----- Exercise materials

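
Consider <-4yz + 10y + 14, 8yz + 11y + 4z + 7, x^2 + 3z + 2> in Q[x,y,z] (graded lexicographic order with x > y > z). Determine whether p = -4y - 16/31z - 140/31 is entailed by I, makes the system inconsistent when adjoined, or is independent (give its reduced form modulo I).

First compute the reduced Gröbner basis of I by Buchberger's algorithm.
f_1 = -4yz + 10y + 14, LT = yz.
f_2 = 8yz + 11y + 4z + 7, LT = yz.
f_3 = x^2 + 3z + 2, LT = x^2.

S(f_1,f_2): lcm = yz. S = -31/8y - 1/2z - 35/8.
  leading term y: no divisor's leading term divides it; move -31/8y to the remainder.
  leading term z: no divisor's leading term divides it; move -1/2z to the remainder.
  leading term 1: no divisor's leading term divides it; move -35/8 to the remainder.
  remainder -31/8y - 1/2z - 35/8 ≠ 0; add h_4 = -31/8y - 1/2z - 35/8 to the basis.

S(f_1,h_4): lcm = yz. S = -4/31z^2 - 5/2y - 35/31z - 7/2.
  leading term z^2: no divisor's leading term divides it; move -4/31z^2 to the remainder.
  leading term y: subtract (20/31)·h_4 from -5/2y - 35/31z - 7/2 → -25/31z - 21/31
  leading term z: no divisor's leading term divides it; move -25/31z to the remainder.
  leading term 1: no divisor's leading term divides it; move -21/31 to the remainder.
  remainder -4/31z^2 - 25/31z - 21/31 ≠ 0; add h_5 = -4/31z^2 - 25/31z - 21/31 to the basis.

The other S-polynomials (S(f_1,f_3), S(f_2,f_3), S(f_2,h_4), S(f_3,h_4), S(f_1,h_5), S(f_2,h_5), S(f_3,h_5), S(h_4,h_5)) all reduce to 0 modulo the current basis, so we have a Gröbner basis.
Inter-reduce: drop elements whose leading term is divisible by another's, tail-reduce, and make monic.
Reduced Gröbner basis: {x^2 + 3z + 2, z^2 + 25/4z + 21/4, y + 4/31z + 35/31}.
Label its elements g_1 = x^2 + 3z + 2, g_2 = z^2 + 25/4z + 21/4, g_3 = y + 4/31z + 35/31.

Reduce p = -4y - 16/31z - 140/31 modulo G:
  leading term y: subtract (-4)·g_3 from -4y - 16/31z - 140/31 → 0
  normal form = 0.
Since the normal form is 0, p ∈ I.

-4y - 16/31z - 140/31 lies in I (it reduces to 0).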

----------

All of the material, restated exactly, is the expected result.

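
Consider <-4yz + 10y + 14, 8yz + 11y + 4z + 7, x^2 + 3z + 2> in Q[x,y,z] (graded lexicographic order with x > y > z). Determine whether p = -4y - 16/31z - 140/31 is entailed by I, makes the system inconsistent when adjoined, or is independent (give its reduced form modulo I).

First compute the reduced Gröbner basis of I by Buchberger's algorithm.
f_1 = -4yz + 10y + 14, LT = yz.
f_2 = 8yz + 11y + 4z + 7, LT = yz.
f_3 = x^2 + 3z + 2, LT = x^2.

S(f_1,f_2): lcm = yz. S = -31/8y - 1/2z - 35/8.
  leading term y: no divisor's leading term divides it; move -31/8y to the remainder.
  leading term z: no divisor's leading term divides it; move -1/2z to the remainder.
  leading term 1: no divisor's leading term divides it; move -35/8 to the remainder.
  remainder -31/8y - 1/2z - 35/8 ≠ 0; add h_4 = -31/8y - 1/2z - 35/8 to the basis.

S(f_1,h_4): lcm = yz. S = -4/31z^2 - 5/2y - 35/31z - 7/2.
  leading term z^2: no divisor's leading term divides it; move -4/31z^2 to the remainder.
  leading term y: subtract (20/31)·h_4 from -5/2y - 35/31z - 7/2 → -25/31z - 21/31
  leading term z: no divisor's leading term divides it; move -25/31z to the remainder.
  leading term 1: no divisor's leading term divides it; move -21/31 to the remainder.
  remainder -4/31z^2 - 25/31z - 21/31 ≠ 0; add h_5 = -4/31z^2 - 25/31z - 21/31 to the basis.

The other S-polynomials (S(f_1,f_3), S(f_2,f_3), S(f_2,h_4), S(f_3,h_4), S(f_1,h_5), S(f_2,h_5), S(f_3,h_5), S(h_4,h_5)) all reduce to 0 modulo the current basis, so we have a Gröbner basis.
Inter-reduce: drop elements whose leading term is divisible by another's, tail-reduce, and make monic.
Reduced Gröbner basis: {x^2 + 3z + 2, z^2 + 25/4z + 21/4, y + 4/31z + 35/31}.
Label its elements g_1 = x^2 + 3z + 2, g_2 = z^2 + 25/4z + 21/4, g_3 = y + 4/31z + 35/31.

Reduce p = -4y - 16/31z - 140/31 modulo G:
  leading term y: subtract (-4)·g_3 from -4y - 16/31z - 140/31 → 0
  normal form = 0.
Since the normal form is 0, p ∈ I.

-4y - 16/31z - 140/31 lies in I (it reduces to 0).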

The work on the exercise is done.